◆ **Task to carry out**:
The full set of records needs to be retyped exactly.

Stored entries
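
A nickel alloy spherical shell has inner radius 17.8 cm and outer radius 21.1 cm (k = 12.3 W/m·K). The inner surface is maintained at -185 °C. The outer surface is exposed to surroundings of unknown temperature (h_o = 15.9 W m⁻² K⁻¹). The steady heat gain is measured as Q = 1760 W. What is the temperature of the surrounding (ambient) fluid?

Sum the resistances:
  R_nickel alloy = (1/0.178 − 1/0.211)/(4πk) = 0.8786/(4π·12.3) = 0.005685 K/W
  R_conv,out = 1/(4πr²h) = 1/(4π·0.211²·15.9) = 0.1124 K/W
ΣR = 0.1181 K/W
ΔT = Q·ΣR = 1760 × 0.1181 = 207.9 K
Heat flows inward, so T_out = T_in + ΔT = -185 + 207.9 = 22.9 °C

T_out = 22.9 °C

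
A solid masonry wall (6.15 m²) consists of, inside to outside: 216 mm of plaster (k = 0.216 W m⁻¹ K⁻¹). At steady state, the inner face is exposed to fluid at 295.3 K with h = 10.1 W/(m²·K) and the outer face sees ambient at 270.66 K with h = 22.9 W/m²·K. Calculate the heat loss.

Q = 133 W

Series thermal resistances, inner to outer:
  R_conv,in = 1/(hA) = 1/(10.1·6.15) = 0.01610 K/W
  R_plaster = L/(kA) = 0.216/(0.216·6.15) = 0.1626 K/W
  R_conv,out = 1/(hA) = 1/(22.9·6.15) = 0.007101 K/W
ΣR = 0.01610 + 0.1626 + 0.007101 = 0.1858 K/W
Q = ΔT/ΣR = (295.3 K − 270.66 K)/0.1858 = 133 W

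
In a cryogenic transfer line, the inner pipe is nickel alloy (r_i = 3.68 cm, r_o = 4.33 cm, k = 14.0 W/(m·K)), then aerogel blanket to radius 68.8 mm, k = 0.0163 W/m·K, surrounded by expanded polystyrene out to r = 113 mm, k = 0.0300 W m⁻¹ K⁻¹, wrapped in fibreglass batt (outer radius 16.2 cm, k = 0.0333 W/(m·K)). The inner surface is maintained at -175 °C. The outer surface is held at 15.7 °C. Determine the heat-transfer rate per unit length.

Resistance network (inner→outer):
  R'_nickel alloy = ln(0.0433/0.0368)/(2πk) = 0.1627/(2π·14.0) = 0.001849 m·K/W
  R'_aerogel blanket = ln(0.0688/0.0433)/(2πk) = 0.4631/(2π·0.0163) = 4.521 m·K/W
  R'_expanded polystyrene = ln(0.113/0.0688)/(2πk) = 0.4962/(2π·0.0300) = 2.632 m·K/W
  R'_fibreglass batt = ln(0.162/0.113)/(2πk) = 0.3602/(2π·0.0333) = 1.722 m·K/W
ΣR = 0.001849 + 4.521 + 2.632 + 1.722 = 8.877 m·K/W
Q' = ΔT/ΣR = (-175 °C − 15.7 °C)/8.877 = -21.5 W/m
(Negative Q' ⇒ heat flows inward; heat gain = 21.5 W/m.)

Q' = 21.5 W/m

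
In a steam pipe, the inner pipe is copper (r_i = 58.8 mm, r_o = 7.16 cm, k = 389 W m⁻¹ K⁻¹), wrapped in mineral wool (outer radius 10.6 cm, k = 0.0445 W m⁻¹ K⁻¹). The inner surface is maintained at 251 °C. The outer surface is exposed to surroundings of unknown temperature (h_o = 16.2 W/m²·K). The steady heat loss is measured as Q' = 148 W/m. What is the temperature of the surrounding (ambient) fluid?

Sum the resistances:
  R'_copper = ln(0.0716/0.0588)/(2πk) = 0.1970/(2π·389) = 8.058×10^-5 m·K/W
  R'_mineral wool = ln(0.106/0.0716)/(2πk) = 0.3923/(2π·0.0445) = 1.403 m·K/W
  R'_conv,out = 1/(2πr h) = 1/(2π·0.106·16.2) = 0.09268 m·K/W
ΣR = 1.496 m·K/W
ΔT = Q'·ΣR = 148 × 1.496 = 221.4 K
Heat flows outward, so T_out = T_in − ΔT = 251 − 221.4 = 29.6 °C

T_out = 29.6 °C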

◆ **Reply**:
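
A nickel alloy spherical shell has inner radius 17.8 cm and outer radius 21.1 cm (k = 12.3 W/m·K). The inner surface is maintained at -185 °C. The outer surface is exposed to surroundings of unknown temperature (h_o = 15.9 W m⁻² K⁻¹). The steady heat gain is measured as Q = 1760 W. What is the temperature of the surrounding (ambient) fluid?

Sum the resistances:
  R_nickel alloy = (1/0.178 − 1/0.211)/(4πk) = 0.8786/(4π·12.3) = 0.005685 K/W
  R_conv,out = 1/(4πr²h) = 1/(4π·0.211²·15.9) = 0.1124 K/W
ΣR = 0.1181 K/W
ΔT = Q·ΣR = 1760 × 0.1181 = 207.9 K
Heat flows inward, so T_out = T_in + ΔT = -185 + 207.9 = 22.9 °C

T_out = 22.9 °C

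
A solid masonry wall (6.15 m²) consists of, inside to outside: 216 mm of plaster (k = 0.216 W m⁻¹ K⁻¹). At steady state, the inner face is exposed to fluid at 295.3 K with h = 10.1 W/(m²·K) and the outer face sees ambient at 270.66 K with h = 22.9 W/m²·K. Calculate the heat loss.

Q = 133 W

Series thermal resistances, inner to outer:
  R_conv,in = 1/(hA) = 1/(10.1·6.15) = 0.01610 K/W
  R_plaster = L/(kA) = 0.216/(0.216·6.15) = 0.1626 K/W
  R_conv,out = 1/(hA) = 1/(22.9·6.15) = 0.007101 K/W
ΣR = 0.01610 + 0.1626 + 0.007101 = 0.1858 K/W
Q = ΔT/ΣR = (295.3 K − 270.66 K)/0.1858 = 133 W

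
In a cryogenic transfer line, the inner pipe is nickel alloy (r_i = 3.68 cm, r_o = 4.33 cm, k = 14.0 W/(m·K)), then aerogel blanket to radius 68.8 mm, k = 0.0163 W/m·K, surrounded by expanded polystyrene out to r = 113 mm, k = 0.0300 W m⁻¹ K⁻¹, wrapped in fibreglass batt (outer radius 16.2 cm, k = 0.0333 W/(m·K)). The inner surface is maintained at -175 °C. The outer surface is held at 15.7 °C. Determine the heat-transfer rate per unit length.

Resistance network (inner→outer):
  R'_nickel alloy = ln(0.0433/0.0368)/(2πk) = 0.1627/(2π·14.0) = 0.001849 m·K/W
  R'_aerogel blanket = ln(0.0688/0.0433)/(2πk) = 0.4631/(2π·0.0163) = 4.521 m·K/W
  R'_expanded polystyrene = ln(0.113/0.0688)/(2πk) = 0.4962/(2π·0.0300) = 2.632 m·K/W
  R'_fibreglass batt = ln(0.162/0.113)/(2πk) = 0.3602/(2π·0.0333) = 1.722 m·K/W
ΣR = 0.001849 + 4.521 + 2.632 + 1.722 = 8.877 m·K/W
Q' = ΔT/ΣR = (-175 °C − 15.7 °C)/8.877 = -21.5 W/m
(Negative Q' ⇒ heat flows inward; heat gain = 21.5 W/m.)

Q' = 21.5 W/m

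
In a steam pipe, the inner pipe is copper (r_i = 58.8 mm, r_o = 7.16 cm, k = 389 W m⁻¹ K⁻¹), wrapped in mineral wool (outer radius 10.6 cm, k = 0.0445 W m⁻¹ K⁻¹). The inner surface is maintained at 251 °C. The outer surface is exposed to surroundings of unknown temperature (h_o = 16.2 W/m²·K). The steady heat loss is measured as Q' = 148 W/m. What is the temperature of the surrounding (ambient) fluid?

Sum the resistances:
  R'_copper = ln(0.0716/0.0588)/(2πk) = 0.1970/(2π·389) = 8.058×10^-5 m·K/W
  R'_mineral wool = ln(0.106/0.0716)/(2πk) = 0.3923/(2π·0.0445) = 1.403 m·K/W
  R'_conv,out = 1/(2πr h) = 1/(2π·0.106·16.2) = 0.09268 m·K/W
ΣR = 1.496 m·K/W
ΔT = Q'·ΣR = 148 × 1.496 = 221.4 K
Heat flows outward, so T_out = T_in − ΔT = 251 − 221.4 = 29.6 °C

T_out = 29.6 °C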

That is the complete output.